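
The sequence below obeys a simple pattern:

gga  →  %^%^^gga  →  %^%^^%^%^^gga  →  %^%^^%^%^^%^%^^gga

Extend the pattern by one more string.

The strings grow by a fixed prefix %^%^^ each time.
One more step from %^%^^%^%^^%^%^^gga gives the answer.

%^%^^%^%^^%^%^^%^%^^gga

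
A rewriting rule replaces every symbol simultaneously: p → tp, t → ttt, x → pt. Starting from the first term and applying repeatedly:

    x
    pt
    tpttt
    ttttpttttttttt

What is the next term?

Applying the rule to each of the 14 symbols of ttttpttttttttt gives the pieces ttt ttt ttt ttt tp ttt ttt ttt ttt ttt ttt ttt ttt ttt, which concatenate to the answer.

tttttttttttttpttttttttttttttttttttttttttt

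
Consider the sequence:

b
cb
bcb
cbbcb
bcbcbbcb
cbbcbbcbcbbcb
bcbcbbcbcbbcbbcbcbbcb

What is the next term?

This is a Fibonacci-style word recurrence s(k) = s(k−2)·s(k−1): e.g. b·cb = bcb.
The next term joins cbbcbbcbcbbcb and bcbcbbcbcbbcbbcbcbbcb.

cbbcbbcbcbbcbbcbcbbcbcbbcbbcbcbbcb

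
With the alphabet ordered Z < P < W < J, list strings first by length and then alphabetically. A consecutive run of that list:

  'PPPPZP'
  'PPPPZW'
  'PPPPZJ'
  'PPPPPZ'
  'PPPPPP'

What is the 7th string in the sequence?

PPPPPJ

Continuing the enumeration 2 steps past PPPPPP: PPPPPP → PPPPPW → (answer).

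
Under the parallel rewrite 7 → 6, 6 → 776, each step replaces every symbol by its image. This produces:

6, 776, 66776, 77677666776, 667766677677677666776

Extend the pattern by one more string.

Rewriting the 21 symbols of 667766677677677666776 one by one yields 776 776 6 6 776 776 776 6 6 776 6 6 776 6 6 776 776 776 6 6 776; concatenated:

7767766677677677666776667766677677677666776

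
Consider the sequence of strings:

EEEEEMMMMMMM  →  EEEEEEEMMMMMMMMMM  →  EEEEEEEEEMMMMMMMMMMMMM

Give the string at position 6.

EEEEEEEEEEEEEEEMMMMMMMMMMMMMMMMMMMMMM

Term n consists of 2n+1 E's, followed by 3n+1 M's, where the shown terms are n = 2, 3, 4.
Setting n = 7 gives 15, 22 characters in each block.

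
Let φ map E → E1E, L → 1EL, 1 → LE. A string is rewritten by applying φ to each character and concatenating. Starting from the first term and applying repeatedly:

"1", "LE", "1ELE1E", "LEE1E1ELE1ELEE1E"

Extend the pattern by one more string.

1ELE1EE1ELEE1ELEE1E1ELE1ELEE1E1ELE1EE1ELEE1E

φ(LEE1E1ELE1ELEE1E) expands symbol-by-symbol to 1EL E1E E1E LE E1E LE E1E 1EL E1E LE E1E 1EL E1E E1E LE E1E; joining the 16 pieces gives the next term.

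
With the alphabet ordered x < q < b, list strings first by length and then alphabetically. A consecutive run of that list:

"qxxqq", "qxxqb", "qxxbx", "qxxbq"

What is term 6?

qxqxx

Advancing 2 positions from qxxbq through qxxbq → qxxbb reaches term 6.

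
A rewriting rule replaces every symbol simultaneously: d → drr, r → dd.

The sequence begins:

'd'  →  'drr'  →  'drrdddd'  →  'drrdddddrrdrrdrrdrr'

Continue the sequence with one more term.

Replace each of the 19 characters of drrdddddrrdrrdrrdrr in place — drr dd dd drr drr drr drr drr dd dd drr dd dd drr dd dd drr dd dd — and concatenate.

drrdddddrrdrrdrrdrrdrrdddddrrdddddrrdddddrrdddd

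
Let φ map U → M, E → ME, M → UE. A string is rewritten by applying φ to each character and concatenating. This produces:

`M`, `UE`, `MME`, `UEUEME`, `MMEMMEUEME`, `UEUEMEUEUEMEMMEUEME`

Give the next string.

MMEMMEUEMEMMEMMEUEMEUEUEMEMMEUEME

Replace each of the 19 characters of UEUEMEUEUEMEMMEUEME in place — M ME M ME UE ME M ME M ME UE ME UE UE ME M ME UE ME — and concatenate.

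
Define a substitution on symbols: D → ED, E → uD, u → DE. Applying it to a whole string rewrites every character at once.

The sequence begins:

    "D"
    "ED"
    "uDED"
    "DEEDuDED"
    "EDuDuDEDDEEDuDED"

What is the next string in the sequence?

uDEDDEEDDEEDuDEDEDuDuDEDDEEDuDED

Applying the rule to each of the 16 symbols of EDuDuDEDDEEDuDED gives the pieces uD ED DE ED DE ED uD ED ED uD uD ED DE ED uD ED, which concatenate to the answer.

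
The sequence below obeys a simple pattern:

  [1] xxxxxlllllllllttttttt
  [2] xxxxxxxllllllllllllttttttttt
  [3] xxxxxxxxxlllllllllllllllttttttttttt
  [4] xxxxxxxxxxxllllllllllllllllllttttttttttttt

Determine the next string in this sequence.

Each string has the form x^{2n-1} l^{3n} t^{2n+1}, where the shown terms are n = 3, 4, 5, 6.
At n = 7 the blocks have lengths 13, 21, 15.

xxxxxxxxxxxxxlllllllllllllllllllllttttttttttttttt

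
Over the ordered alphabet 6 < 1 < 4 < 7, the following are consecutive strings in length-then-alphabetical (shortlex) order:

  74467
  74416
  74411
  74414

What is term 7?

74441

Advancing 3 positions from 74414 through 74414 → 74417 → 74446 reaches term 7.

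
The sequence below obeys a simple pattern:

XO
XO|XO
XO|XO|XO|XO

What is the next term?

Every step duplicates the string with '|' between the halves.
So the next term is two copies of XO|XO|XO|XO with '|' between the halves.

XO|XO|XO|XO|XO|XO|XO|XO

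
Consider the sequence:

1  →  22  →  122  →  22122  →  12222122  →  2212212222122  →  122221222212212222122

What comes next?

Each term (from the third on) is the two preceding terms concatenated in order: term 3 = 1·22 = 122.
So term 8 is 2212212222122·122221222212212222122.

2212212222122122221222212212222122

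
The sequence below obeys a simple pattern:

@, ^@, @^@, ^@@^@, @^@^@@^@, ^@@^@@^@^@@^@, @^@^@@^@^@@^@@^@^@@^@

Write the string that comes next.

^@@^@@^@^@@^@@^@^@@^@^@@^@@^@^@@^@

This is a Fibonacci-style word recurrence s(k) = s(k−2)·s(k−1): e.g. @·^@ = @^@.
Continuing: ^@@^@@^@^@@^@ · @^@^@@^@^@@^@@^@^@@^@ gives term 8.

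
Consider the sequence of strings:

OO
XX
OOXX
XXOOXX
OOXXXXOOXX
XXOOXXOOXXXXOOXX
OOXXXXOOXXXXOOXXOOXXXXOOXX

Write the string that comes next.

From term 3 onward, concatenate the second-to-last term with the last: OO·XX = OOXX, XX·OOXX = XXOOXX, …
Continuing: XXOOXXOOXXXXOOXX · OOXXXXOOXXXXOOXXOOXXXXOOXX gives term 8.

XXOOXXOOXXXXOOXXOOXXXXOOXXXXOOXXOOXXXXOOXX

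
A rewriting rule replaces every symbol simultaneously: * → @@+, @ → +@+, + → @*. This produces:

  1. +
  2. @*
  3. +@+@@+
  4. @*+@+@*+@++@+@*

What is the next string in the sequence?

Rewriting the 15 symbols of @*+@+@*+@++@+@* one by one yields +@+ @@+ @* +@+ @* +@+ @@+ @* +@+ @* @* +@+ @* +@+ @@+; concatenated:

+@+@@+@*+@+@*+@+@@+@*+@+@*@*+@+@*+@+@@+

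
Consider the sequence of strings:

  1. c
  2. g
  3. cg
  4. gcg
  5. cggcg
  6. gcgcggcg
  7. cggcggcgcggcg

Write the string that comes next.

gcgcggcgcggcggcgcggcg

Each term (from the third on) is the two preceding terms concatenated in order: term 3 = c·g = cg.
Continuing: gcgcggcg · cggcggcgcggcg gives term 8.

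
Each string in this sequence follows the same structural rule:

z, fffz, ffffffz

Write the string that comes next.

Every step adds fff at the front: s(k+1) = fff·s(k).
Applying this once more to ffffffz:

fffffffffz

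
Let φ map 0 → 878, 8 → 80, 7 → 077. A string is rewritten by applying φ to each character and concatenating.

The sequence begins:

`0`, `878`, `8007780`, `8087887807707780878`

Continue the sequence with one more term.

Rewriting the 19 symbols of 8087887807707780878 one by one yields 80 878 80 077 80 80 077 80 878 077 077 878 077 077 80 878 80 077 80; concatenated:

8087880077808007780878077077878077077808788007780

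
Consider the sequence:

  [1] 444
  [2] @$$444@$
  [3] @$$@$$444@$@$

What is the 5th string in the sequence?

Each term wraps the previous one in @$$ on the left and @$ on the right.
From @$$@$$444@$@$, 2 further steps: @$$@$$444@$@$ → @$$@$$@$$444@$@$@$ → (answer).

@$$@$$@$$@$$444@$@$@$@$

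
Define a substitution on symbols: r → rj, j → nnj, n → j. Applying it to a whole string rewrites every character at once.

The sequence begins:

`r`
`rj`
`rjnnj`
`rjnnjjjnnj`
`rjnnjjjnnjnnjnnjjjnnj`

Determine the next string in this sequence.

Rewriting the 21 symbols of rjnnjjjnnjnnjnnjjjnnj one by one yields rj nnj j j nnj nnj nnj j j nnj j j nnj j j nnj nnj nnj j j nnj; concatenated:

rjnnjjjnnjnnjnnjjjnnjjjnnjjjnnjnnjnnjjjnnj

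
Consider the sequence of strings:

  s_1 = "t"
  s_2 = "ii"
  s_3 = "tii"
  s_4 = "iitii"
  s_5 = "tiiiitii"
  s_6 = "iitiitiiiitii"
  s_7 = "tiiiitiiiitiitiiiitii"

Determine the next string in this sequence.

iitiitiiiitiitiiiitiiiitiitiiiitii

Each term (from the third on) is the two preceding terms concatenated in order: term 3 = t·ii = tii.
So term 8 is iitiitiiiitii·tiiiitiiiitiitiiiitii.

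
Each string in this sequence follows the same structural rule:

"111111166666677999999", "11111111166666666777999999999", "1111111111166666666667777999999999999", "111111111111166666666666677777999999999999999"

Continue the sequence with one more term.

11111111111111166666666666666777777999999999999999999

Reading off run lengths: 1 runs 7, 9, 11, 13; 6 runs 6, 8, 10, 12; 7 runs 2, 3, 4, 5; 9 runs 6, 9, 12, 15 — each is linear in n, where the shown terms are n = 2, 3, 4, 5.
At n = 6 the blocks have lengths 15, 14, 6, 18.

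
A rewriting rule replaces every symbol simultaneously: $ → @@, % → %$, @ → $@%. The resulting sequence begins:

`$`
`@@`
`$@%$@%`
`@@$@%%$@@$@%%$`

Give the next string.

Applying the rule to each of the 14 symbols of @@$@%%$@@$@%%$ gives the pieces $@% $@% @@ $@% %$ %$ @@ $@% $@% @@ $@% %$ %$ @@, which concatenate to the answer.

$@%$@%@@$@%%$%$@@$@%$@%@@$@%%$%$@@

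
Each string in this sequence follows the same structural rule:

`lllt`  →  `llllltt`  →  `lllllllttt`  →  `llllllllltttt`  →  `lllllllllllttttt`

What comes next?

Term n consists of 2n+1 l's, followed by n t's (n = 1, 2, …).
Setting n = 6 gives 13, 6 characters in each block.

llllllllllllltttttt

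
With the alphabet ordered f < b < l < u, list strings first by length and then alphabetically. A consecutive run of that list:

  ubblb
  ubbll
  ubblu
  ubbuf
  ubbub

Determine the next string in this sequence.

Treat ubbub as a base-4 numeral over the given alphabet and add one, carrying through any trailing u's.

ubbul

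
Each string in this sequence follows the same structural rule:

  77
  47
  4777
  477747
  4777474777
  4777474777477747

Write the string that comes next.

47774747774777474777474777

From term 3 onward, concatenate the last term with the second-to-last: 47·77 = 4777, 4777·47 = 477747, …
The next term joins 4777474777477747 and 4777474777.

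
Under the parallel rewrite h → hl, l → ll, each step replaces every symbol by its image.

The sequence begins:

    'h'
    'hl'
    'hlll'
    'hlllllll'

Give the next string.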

> ASSIGNMENT: Reproduce only what lies between the start of the listing above and the end of the line containing "6, 776, 66776, 77677666776, 667766677677677666776", keeping every line exact.

> EXERCISE RESULT:
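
The sequence below obeys a simple pattern:

gga  →  %^%^^gga  →  %^%^^%^%^^gga  →  %^%^^%^%^^%^%^^gga

Extend the pattern by one more string.

The strings grow by a fixed prefix %^%^^ each time.
One more step from %^%^^%^%^^%^%^^gga gives the answer.

%^%^^%^%^^%^%^^%^%^^gga

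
A rewriting rule replaces every symbol simultaneously: p → tp, t → ttt, x → pt. Starting from the first term and applying repeatedly:

    x
    pt
    tpttt
    ttttpttttttttt

What is the next term?

Applying the rule to each of the 14 symbols of ttttpttttttttt gives the pieces ttt ttt ttt ttt tp ttt ttt ttt ttt ttt ttt ttt ttt ttt, which concatenate to the answer.

tttttttttttttpttttttttttttttttttttttttttt

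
Consider the sequence:

b
cb
bcb
cbbcb
bcbcbbcb
cbbcbbcbcbbcb
bcbcbbcbcbbcbbcbcbbcb

What is the next term?

This is a Fibonacci-style word recurrence s(k) = s(k−2)·s(k−1): e.g. b·cb = bcb.
The next term joins cbbcbbcbcbbcb and bcbcbbcbcbbcbbcbcbbcb.

cbbcbbcbcbbcbbcbcbbcbcbbcbbcbcbbcb

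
With the alphabet ordered Z < P < W < J, list strings first by length and then alphabetically. A consecutive run of that list:

  'PPPPZP'
  'PPPPZW'
  'PPPPZJ'
  'PPPPPZ'
  'PPPPPP'

What is the 7th string in the sequence?

PPPPPJ

Continuing the enumeration 2 steps past PPPPPP: PPPPPP → PPPPPW → (answer).

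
Under the parallel rewrite 7 → 6, 6 → 776, each step replaces every symbol by its image. This produces:

6, 776, 66776, 77677666776, 667766677677677666776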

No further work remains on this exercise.